Available data —
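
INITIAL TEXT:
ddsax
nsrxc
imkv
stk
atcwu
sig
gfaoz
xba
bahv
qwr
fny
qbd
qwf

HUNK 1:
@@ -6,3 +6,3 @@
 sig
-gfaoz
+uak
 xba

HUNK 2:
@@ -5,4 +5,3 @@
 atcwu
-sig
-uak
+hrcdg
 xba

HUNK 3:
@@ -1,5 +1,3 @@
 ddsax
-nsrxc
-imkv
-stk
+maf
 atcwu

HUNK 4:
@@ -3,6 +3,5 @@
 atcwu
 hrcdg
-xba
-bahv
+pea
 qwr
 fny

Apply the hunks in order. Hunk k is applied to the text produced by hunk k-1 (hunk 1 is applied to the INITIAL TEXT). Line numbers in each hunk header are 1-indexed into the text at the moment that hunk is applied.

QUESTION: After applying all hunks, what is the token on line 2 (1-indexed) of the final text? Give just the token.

Answer: maf

Derivation:
Hunk 1: at line 6 remove [gfaoz] add [uak] -> 13 lines: ddsax nsrxc imkv stk atcwu sig uak xba bahv qwr fny qbd qwf
Hunk 2: at line 5 remove [sig,uak] add [hrcdg] -> 12 lines: ddsax nsrxc imkv stk atcwu hrcdg xba bahv qwr fny qbd qwf
Hunk 3: at line 1 remove [nsrxc,imkv,stk] add [maf] -> 10 lines: ddsax maf atcwu hrcdg xba bahv qwr fny qbd qwf
Hunk 4: at line 3 remove [xba,bahv] add [pea] -> 9 lines: ddsax maf atcwu hrcdg pea qwr fny qbd qwf
Final line 2: maf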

Exercise — Every line of the listing above that includes "INITIAL" should be copied out.

Output below —
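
INITIAL TEXT:
Apply the hunks in order. Hunk k is applied to the text produced by hunk k-1 (hunk 1 is applied to the INITIAL TEXT). Line numbers in each hunk header are 1-indexed into the text at the moment that hunk is applied.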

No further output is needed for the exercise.